┏━━

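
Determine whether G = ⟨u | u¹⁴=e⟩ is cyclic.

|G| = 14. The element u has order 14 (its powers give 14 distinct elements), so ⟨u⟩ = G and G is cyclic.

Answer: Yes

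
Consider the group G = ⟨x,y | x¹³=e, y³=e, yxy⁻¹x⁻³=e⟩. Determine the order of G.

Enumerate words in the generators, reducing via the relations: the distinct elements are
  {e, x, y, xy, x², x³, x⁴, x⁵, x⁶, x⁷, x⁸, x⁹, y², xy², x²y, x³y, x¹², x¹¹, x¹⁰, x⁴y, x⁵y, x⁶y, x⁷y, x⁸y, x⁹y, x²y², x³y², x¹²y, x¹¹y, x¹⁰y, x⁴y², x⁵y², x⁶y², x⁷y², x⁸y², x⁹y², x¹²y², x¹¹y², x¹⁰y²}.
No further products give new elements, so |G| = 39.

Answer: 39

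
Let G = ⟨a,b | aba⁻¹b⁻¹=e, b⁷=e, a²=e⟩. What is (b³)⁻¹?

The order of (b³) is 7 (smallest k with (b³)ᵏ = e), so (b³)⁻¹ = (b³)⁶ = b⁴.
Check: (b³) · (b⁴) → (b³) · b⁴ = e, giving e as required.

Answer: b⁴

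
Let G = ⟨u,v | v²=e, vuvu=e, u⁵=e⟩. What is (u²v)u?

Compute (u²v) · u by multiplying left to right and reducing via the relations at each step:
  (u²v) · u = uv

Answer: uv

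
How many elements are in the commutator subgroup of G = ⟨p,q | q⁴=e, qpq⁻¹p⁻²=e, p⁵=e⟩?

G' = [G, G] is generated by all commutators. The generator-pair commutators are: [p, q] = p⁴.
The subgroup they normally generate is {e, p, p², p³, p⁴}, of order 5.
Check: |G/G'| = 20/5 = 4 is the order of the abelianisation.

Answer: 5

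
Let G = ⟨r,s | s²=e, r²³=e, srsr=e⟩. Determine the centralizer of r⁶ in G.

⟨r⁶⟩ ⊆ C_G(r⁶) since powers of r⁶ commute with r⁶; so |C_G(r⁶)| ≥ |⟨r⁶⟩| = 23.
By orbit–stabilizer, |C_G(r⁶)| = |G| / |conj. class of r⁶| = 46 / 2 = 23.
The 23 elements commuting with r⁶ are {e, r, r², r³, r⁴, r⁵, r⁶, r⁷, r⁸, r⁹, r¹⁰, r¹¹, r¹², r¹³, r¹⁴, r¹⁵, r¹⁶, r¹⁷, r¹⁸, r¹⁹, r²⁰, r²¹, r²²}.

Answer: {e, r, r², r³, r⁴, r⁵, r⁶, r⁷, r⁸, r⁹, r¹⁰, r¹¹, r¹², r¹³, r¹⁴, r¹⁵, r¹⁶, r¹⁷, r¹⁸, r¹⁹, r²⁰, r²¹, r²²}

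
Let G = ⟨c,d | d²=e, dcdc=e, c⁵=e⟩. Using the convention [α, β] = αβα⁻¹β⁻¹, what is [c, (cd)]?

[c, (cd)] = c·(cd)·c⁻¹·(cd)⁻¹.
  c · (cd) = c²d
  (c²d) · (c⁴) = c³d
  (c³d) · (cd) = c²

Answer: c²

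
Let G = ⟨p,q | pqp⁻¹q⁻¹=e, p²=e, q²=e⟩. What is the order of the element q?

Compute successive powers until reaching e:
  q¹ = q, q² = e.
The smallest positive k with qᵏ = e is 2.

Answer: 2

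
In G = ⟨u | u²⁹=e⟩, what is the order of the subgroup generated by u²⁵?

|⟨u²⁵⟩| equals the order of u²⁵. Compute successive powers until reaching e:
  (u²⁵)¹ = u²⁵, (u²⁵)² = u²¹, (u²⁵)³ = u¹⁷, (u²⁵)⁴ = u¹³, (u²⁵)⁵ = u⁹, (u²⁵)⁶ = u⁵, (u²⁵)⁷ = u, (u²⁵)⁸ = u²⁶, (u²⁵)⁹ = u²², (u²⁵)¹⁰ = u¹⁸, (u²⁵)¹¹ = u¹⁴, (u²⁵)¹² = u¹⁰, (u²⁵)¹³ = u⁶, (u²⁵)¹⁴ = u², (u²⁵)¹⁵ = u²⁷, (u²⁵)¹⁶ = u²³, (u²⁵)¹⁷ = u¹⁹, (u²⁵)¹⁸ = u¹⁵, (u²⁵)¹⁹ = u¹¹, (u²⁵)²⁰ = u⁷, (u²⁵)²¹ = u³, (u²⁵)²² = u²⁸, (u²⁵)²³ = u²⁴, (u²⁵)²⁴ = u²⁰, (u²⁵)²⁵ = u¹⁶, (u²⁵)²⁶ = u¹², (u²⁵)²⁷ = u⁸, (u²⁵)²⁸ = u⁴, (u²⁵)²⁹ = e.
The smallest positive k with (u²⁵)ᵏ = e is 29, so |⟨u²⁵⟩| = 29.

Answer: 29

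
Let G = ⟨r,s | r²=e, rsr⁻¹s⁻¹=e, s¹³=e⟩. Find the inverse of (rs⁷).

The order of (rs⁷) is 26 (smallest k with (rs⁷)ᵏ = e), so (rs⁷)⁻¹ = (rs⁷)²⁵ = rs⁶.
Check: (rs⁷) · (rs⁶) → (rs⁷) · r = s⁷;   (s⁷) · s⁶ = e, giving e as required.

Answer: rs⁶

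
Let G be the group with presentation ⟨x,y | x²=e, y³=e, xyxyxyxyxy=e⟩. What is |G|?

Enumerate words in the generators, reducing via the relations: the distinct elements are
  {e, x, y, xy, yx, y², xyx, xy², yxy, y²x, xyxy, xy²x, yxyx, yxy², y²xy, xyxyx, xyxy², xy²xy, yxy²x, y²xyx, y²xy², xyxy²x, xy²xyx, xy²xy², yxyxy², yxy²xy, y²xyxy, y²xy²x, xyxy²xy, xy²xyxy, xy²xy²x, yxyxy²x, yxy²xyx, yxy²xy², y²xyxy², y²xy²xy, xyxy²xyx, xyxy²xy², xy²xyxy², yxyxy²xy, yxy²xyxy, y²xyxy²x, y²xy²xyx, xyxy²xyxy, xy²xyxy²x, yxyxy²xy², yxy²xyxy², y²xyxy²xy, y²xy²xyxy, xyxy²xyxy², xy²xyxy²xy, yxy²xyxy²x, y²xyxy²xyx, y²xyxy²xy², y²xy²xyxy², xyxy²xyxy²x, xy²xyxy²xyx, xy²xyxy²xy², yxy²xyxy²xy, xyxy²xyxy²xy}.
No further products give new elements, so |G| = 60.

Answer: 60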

┗━━

§ Problem description
Set every record down again, exactly as given.

§ Result below
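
Determine whether G = ⟨u | u¹⁴=e⟩ is cyclic.

|G| = 14. The element u has order 14 (its powers give 14 distinct elements), so ⟨u⟩ = G and G is cyclic.

Answer: Yes

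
Consider the group G = ⟨x,y | x¹³=e, y³=e, yxy⁻¹x⁻³=e⟩. Determine the order of G.

Enumerate words in the generators, reducing via the relations: the distinct elements are
  {e, x, y, xy, x², x³, x⁴, x⁵, x⁶, x⁷, x⁸, x⁹, y², xy², x²y, x³y, x¹², x¹¹, x¹⁰, x⁴y, x⁵y, x⁶y, x⁷y, x⁸y, x⁹y, x²y², x³y², x¹²y, x¹¹y, x¹⁰y, x⁴y², x⁵y², x⁶y², x⁷y², x⁸y², x⁹y², x¹²y², x¹¹y², x¹⁰y²}.
No further products give new elements, so |G| = 39.

Answer: 39

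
Let G = ⟨a,b | aba⁻¹b⁻¹=e, b⁷=e, a²=e⟩. What is (b³)⁻¹?

The order of (b³) is 7 (smallest k with (b³)ᵏ = e), so (b³)⁻¹ = (b³)⁶ = b⁴.
Check: (b³) · (b⁴) → (b³) · b⁴ = e, giving e as required.

Answer: b⁴

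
Let G = ⟨u,v | v²=e, vuvu=e, u⁵=e⟩. What is (u²v)u?

Compute (u²v) · u by multiplying left to right and reducing via the relations at each step:
  (u²v) · u = uv

Answer: uv

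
How many elements are in the commutator subgroup of G = ⟨p,q | q⁴=e, qpq⁻¹p⁻²=e, p⁵=e⟩?

G' = [G, G] is generated by all commutators. The generator-pair commutators are: [p, q] = p⁴.
The subgroup they normally generate is {e, p, p², p³, p⁴}, of order 5.
Check: |G/G'| = 20/5 = 4 is the order of the abelianisation.

Answer: 5

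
Let G = ⟨r,s | s²=e, r²³=e, srsr=e⟩. Determine the centralizer of r⁶ in G.

⟨r⁶⟩ ⊆ C_G(r⁶) since powers of r⁶ commute with r⁶; so |C_G(r⁶)| ≥ |⟨r⁶⟩| = 23.
By orbit–stabilizer, |C_G(r⁶)| = |G| / |conj. class of r⁶| = 46 / 2 = 23.
The 23 elements commuting with r⁶ are {e, r, r², r³, r⁴, r⁵, r⁶, r⁷, r⁸, r⁹, r¹⁰, r¹¹, r¹², r¹³, r¹⁴, r¹⁵, r¹⁶, r¹⁷, r¹⁸, r¹⁹, r²⁰, r²¹, r²²}.

Answer: {e, r, r², r³, r⁴, r⁵, r⁶, r⁷, r⁸, r⁹, r¹⁰, r¹¹, r¹², r¹³, r¹⁴, r¹⁵, r¹⁶, r¹⁷, r¹⁸, r¹⁹, r²⁰, r²¹, r²²}

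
Let G = ⟨c,d | d²=e, dcdc=e, c⁵=e⟩. Using the convention [α, β] = αβα⁻¹β⁻¹, what is [c, (cd)]?

[c, (cd)] = c·(cd)·c⁻¹·(cd)⁻¹.
  c · (cd) = c²d
  (c²d) · (c⁴) = c³d
  (c³d) · (cd) = c²

Answer: c²

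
Let G = ⟨p,q | pqp⁻¹q⁻¹=e, p²=e, q²=e⟩. What is the order of the element q?

Compute successive powers until reaching e:
  q¹ = q, q² = e.
The smallest positive k with qᵏ = e is 2.

Answer: 2

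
In G = ⟨u | u²⁹=e⟩, what is the order of the subgroup generated by u²⁵?

|⟨u²⁵⟩| equals the order of u²⁵. Compute successive powers until reaching e:
  (u²⁵)¹ = u²⁵, (u²⁵)² = u²¹, (u²⁵)³ = u¹⁷, (u²⁵)⁴ = u¹³, (u²⁵)⁵ = u⁹, (u²⁵)⁶ = u⁵, (u²⁵)⁷ = u, (u²⁵)⁸ = u²⁶, (u²⁵)⁹ = u²², (u²⁵)¹⁰ = u¹⁸, (u²⁵)¹¹ = u¹⁴, (u²⁵)¹² = u¹⁰, (u²⁵)¹³ = u⁶, (u²⁵)¹⁴ = u², (u²⁵)¹⁵ = u²⁷, (u²⁵)¹⁶ = u²³, (u²⁵)¹⁷ = u¹⁹, (u²⁵)¹⁸ = u¹⁵, (u²⁵)¹⁹ = u¹¹, (u²⁵)²⁰ = u⁷, (u²⁵)²¹ = u³, (u²⁵)²² = u²⁸, (u²⁵)²³ = u²⁴, (u²⁵)²⁴ = u²⁰, (u²⁵)²⁵ = u¹⁶, (u²⁵)²⁶ = u¹², (u²⁵)²⁷ = u⁸, (u²⁵)²⁸ = u⁴, (u²⁵)²⁹ = e.
The smallest positive k with (u²⁵)ᵏ = e is 29, so |⟨u²⁵⟩| = 29.

Answer: 29

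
Let G = ⟨r,s | r²=e, rsr⁻¹s⁻¹=e, s¹³=e⟩. Find the inverse of (rs⁷).

The order of (rs⁷) is 26 (smallest k with (rs⁷)ᵏ = e), so (rs⁷)⁻¹ = (rs⁷)²⁵ = rs⁶.
Check: (rs⁷) · (rs⁶) → (rs⁷) · r = s⁷;   (s⁷) · s⁶ = e, giving e as required.

Answer: rs⁶

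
Let G be the group with presentation ⟨x,y | x²=e, y³=e, xyxyxyxyxy=e⟩. What is |G|?

Enumerate words in the generators, reducing via the relations: the distinct elements are
  {e, x, y, xy, yx, y², xyx, xy², yxy, y²x, xyxy, xy²x, yxyx, yxy², y²xy, xyxyx, xyxy², xy²xy, yxy²x, y²xyx, y²xy², xyxy²x, xy²xyx, xy²xy², yxyxy², yxy²xy, y²xyxy, y²xy²x, xyxy²xy, xy²xyxy, xy²xy²x, yxyxy²x, yxy²xyx, yxy²xy², y²xyxy², y²xy²xy, xyxy²xyx, xyxy²xy², xy²xyxy², yxyxy²xy, yxy²xyxy, y²xyxy²x, y²xy²xyx, xyxy²xyxy, xy²xyxy²x, yxyxy²xy², yxy²xyxy², y²xyxy²xy, y²xy²xyxy, xyxy²xyxy², xy²xyxy²xy, yxy²xyxy²x, y²xyxy²xyx, y²xyxy²xy², y²xy²xyxy², xyxy²xyxy²x, xy²xyxy²xyx, xy²xyxy²xy², yxy²xyxy²xy, xyxy²xyxy²xy}.
No further products give new elements, so |G| = 60.

Answer: 60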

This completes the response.